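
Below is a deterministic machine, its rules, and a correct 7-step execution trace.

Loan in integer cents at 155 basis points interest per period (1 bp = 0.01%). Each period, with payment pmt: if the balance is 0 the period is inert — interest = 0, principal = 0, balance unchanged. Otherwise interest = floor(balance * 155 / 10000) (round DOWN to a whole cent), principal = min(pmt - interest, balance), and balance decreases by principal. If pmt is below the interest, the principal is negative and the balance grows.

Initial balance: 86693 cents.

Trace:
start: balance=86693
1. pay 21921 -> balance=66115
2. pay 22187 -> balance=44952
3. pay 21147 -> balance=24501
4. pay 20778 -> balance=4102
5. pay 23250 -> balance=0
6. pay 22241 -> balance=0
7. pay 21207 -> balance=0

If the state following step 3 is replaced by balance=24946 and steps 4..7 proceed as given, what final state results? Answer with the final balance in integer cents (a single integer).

state after step 3 := balance=24946
4. pay 20778 -> balance=4554
5. pay 23250 -> balance=0
6. pay 22241 -> balance=0
7. pay 21207 -> balance=0

0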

============

Please transcribe the data above without changes, from its first line to its "2. pay 22187 -> balance=44952" line, and leave out anything past that.

= Expected output =
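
Below is a deterministic machine, its rules, and a correct 7-step execution trace.

Loan in integer cents at 155 basis points interest per period (1 bp = 0.01%). Each period, with payment pmt: if the balance is 0 the period is inert — interest = 0, principal = 0, balance unchanged. Otherwise interest = floor(balance * 155 / 10000) (round DOWN to a whole cent), principal = min(pmt - interest, balance), and balance decreases by principal. If pmt is below the interest, the principal is negative and the balance grows.

Initial balance: 86693 cents.

Trace:
start: balance=86693
1. pay 21921 -> balance=66115
2. pay 22187 -> balance=44952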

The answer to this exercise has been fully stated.